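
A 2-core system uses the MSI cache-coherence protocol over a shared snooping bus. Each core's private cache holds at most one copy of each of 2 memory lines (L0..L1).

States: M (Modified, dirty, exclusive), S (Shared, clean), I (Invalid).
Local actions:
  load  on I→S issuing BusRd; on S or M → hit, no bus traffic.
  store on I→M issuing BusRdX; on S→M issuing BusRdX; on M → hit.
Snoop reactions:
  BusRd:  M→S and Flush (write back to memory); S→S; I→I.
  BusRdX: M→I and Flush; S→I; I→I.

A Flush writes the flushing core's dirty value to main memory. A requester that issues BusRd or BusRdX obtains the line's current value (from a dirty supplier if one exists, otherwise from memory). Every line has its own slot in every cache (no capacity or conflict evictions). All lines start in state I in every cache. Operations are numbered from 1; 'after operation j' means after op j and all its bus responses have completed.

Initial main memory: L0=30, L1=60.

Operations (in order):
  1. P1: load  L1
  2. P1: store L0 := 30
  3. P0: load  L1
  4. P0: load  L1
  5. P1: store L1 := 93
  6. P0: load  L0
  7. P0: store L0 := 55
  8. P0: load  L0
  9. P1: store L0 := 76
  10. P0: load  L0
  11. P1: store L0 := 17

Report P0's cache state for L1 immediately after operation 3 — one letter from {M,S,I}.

1. P1: load  L1  bus=[BusRd]  L1: P0=I P1=S  mem[L1]=60
2. P1: store L0 := 30  bus=[BusRdX]  L0: P0=I P1=M  mem[L0]=30
3. P0: load  L1  bus=[BusRd]  L1: P0=S P1=S  mem[L1]=60
4. P0: load  L1  bus=[-]  L1: P0=S P1=S  mem[L1]=60
5. P1: store L1 := 93  bus=[BusRdX]  L1: P0=I P1=M  mem[L1]=60
6. P0: load  L0  bus=[BusRd,Flush]  L0: P0=S P1=S  mem[L0]=30
7. P0: store L0 := 55  bus=[BusRdX]  L0: P0=M P1=I  mem[L0]=30
8. P0: load  L0  bus=[-]  L0: P0=M P1=I  mem[L0]=30
9. P1: store L0 := 76  bus=[BusRdX,Flush]  L0: P0=I P1=M  mem[L0]=55
10. P0: load  L0  bus=[BusRd,Flush]  L0: P0=S P1=S  mem[L0]=76
11. P1: store L0 := 17  bus=[BusRdX]  L0: P0=I P1=M  mem[L0]=76

state = S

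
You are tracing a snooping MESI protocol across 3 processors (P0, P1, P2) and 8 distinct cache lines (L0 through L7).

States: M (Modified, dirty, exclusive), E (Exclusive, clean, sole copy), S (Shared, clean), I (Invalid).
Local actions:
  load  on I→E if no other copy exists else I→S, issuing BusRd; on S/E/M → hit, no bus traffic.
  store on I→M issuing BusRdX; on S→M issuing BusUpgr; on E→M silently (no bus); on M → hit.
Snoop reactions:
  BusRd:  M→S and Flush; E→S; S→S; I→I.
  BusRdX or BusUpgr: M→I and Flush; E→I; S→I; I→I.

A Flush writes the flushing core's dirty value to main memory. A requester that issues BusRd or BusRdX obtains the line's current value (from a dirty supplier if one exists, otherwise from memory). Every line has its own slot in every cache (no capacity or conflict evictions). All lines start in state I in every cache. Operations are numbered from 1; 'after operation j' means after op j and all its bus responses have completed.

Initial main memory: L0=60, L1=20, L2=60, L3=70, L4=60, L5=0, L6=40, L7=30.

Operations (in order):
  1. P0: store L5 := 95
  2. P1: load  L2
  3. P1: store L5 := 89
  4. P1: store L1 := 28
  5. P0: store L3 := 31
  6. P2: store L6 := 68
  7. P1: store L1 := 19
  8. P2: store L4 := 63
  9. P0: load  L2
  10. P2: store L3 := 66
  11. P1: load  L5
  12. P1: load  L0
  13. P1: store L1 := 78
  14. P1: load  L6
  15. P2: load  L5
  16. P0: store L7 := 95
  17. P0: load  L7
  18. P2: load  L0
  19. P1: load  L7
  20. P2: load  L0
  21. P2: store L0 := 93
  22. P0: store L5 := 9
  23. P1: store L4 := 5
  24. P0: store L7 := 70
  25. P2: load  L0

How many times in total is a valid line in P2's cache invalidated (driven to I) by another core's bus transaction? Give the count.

[1] P0: store L5 := 95 | P0:M(95), P1:I, P2:I | bus: BusRdX
[2] P1: load  L2 | P0:I, P1:E(60), P2:I | bus: BusRd
[3] P1: store L5 := 89 | P0:I, P1:M(89), P2:I | bus: BusRdX,Flush
[4] P1: store L1 := 28 | P0:I, P1:M(28), P2:I | bus: BusRdX
[5] P0: store L3 := 31 | P0:M(31), P1:I, P2:I | bus: BusRdX
[6] P2: store L6 := 68 | P0:I, P1:I, P2:M(68) | bus: BusRdX
[7] P1: store L1 := 19 | P0:I, P1:M(19), P2:I | bus: none
[8] P2: store L4 := 63 | P0:I, P1:I, P2:M(63) | bus: BusRdX
[9] P0: load  L2 | P0:S(60), P1:S(60), P2:I | bus: BusRd
[10] P2: store L3 := 66 | P0:I, P1:I, P2:M(66) | bus: BusRdX,Flush
[11] P1: load  L5 | P0:I, P1:M(89), P2:I | bus: none
[12] P1: load  L0 | P0:I, P1:E(60), P2:I | bus: BusRd
[13] P1: store L1 := 78 | P0:I, P1:M(78), P2:I | bus: none
[14] P1: load  L6 | P0:I, P1:S(68), P2:S(68) | bus: BusRd,Flush
[15] P2: load  L5 | P0:I, P1:S(89), P2:S(89) | bus: BusRd,Flush
[16] P0: store L7 := 95 | P0:M(95), P1:I, P2:I | bus: BusRdX
[17] P0: load  L7 | P0:M(95), P1:I, P2:I | bus: none
[18] P2: load  L0 | P0:I, P1:S(60), P2:S(60) | bus: BusRd
[19] P1: load  L7 | P0:S(95), P1:S(95), P2:I | bus: BusRd,Flush
[20] P2: load  L0 | P0:I, P1:S(60), P2:S(60) | bus: none
[21] P2: store L0 := 93 | P0:I, P1:I, P2:M(93) | bus: BusUpgr
[22] P0: store L5 := 9 | P0:M(9), P1:I, P2:I | bus: BusRdX
[23] P1: store L4 := 5 | P0:I, P1:M(5), P2:I | bus: BusRdX,Flush
[24] P0: store L7 := 70 | P0:M(70), P1:I, P2:I | bus: BusUpgr
[25] P2: load  L0 | P0:I, P1:I, P2:M(93) | bus: none

invalidations = 2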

• _WHAT YOU ARE ASKED TO DO_
The lines to copy are those above that contain "exclusive".

• _EXPECTED OUTPUT_
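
States: M (Modified, dirty, exclusive), S (Shared, clean), I (Invalid).
States: M (Modified, dirty, exclusive), E (Exclusive, clean, sole copy), S (Shared, clean), I (Invalid).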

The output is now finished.